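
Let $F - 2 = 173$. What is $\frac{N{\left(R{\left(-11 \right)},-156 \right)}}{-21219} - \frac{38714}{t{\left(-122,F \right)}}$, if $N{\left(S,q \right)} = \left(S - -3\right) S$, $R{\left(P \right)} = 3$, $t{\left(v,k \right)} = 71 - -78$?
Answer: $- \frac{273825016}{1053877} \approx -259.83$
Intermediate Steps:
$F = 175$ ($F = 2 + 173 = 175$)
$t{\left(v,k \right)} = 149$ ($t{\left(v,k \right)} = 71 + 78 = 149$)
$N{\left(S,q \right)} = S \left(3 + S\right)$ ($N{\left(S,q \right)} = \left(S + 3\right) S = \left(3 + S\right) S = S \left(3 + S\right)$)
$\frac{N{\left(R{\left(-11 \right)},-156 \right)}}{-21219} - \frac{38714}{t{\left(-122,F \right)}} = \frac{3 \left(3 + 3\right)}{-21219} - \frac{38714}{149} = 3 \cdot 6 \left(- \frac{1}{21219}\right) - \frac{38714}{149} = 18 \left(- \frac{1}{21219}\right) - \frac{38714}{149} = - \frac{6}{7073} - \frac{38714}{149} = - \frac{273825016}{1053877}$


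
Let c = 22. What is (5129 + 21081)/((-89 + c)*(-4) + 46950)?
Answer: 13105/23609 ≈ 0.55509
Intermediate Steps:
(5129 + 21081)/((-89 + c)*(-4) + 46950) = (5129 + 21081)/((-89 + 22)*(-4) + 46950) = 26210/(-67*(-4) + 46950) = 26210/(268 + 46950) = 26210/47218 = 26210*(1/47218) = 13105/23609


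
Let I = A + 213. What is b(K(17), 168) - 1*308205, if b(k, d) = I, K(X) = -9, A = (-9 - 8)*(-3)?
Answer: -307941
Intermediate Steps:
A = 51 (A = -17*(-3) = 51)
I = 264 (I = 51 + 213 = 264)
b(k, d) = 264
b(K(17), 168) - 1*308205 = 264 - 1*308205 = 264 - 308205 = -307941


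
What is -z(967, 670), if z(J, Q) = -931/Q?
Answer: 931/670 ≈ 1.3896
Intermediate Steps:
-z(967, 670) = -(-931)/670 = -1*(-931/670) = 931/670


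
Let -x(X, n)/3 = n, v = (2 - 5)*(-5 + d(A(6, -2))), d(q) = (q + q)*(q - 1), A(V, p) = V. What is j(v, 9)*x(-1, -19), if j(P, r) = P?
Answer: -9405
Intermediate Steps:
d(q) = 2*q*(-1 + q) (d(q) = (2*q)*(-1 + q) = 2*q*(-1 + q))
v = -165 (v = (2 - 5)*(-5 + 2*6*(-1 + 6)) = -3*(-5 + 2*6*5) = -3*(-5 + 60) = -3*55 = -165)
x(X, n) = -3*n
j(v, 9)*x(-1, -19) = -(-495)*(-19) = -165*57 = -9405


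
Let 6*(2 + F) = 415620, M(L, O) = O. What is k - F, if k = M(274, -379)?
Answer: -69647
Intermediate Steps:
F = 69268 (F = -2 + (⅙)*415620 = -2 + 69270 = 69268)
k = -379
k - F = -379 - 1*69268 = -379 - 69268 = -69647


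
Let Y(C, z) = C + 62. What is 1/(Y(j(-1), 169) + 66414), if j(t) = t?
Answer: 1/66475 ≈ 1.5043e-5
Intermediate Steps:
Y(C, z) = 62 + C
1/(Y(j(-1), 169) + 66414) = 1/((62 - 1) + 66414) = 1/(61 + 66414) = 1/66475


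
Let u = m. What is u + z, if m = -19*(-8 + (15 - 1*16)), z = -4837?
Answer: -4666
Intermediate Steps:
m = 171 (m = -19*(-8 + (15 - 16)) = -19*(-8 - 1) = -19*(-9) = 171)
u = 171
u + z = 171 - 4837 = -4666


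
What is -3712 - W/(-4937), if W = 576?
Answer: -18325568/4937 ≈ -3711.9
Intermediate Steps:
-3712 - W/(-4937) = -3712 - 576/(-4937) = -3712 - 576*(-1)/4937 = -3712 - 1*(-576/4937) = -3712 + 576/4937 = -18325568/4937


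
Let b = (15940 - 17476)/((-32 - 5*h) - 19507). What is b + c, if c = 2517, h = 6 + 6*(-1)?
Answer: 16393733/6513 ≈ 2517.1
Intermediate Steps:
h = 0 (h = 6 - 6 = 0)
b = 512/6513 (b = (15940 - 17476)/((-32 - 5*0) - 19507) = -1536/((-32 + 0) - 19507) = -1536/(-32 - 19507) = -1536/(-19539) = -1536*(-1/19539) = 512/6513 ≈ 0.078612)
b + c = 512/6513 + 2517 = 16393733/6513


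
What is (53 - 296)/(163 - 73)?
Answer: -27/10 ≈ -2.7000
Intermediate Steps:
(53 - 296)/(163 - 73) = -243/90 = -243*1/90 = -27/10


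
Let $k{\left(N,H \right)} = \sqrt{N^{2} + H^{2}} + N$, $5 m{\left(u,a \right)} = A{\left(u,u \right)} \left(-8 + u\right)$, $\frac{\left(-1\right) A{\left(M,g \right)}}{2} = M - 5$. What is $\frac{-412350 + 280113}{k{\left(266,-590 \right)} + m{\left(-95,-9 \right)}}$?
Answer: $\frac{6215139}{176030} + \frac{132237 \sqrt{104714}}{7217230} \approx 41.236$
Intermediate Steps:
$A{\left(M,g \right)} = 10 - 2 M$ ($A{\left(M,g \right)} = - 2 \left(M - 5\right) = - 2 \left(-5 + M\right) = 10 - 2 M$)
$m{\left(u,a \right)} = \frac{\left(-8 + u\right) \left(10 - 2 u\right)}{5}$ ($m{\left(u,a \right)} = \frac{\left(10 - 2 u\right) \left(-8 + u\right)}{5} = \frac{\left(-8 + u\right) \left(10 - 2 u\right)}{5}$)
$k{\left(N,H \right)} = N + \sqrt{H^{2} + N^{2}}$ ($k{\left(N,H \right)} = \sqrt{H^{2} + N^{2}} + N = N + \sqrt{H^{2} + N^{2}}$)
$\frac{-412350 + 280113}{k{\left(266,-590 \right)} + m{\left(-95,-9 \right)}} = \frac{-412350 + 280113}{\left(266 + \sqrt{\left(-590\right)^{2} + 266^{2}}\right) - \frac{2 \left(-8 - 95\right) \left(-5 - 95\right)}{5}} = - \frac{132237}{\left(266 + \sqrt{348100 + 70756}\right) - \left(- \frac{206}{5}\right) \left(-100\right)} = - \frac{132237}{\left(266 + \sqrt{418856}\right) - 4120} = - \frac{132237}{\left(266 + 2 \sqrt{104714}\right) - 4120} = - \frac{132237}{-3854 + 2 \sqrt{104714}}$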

TASK DIRECTIONS => Show each line from the material above where the string "What" can be found.

PROBLEM SOLUTION =>
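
Let $F - 2 = 173$. What is $\frac{N{\left(R{\left(-11 \right)},-156 \right)}}{-21219} - \frac{38714}{t{\left(-122,F \right)}}$, if $N{\left(S,q \right)} = \left(S - -3\right) S$, $R{\left(P \right)} = 3$, $t{\left(v,k \right)} = 71 - -78$?
Let c = 22. What is (5129 + 21081)/((-89 + c)*(-4) + 46950)?
Let I = A + 213. What is b(K(17), 168) - 1*308205, if b(k, d) = I, K(X) = -9, A = (-9 - 8)*(-3)?
What is -z(967, 670), if z(J, Q) = -931/Q?
Let -x(X, n)/3 = n, v = (2 - 5)*(-5 + d(A(6, -2))), d(q) = (q + q)*(q - 1), A(V, p) = V. What is j(v, 9)*x(-1, -19), if j(P, r) = P?
Let 6*(2 + F) = 415620, M(L, O) = O. What is k - F, if k = M(274, -379)?
Let Y(C, z) = C + 62. What is 1/(Y(j(-1), 169) + 66414), if j(t) = t?
Let u = m. What is u + z, if m = -19*(-8 + (15 - 1*16)), z = -4837?
What is -3712 - W/(-4937), if W = 576?
Let b = (15940 - 17476)/((-32 - 5*h) - 19507). What is b + c, if c = 2517, h = 6 + 6*(-1)?
What is (53 - 296)/(163 - 73)?
Let $k{\left(N,H \right)} = \sqrt{N^{2} + H^{2}} + N$, $5 m{\left(u,a \right)} = A{\left(u,u \right)} \left(-8 + u\right)$, $\frac{\left(-1\right) A{\left(M,g \right)}}{2} = M - 5$. What is $\frac{-412350 + 280113}{k{\left(266,-590 \right)} + m{\left(-95,-9 \right)}}$?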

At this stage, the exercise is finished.